Set down the listing below again, exactly as written.
+ + + + + + +
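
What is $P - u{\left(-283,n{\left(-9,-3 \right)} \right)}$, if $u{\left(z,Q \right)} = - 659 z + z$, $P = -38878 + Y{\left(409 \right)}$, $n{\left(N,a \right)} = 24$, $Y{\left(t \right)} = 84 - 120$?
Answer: $-225128$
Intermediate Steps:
$Y{\left(t \right)} = -36$ ($Y{\left(t \right)} = 84 - 120 = -36$)
$P = -38914$ ($P = -38878 - 36 = -38914$)
$u{\left(z,Q \right)} = - 658 z$
$P - u{\left(-283,n{\left(-9,-3 \right)} \right)} = -38914 - \left(-658\right) \left(-283\right) = -38914 - 186214 = -225128$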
+ + + + + + +
• Response
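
What is $P - u{\left(-283,n{\left(-9,-3 \right)} \right)}$, if $u{\left(z,Q \right)} = - 659 z + z$, $P = -38878 + Y{\left(409 \right)}$, $n{\left(N,a \right)} = 24$, $Y{\left(t \right)} = 84 - 120$?
Answer: $-225128$
Intermediate Steps:
$Y{\left(t \right)} = -36$ ($Y{\left(t \right)} = 84 - 120 = -36$)
$P = -38914$ ($P = -38878 - 36 = -38914$)
$u{\left(z,Q \right)} = - 658 z$
$P - u{\left(-283,n{\left(-9,-3 \right)} \right)} = -38914 - \left(-658\right) \left(-283\right) = -38914 - 186214 = -225128$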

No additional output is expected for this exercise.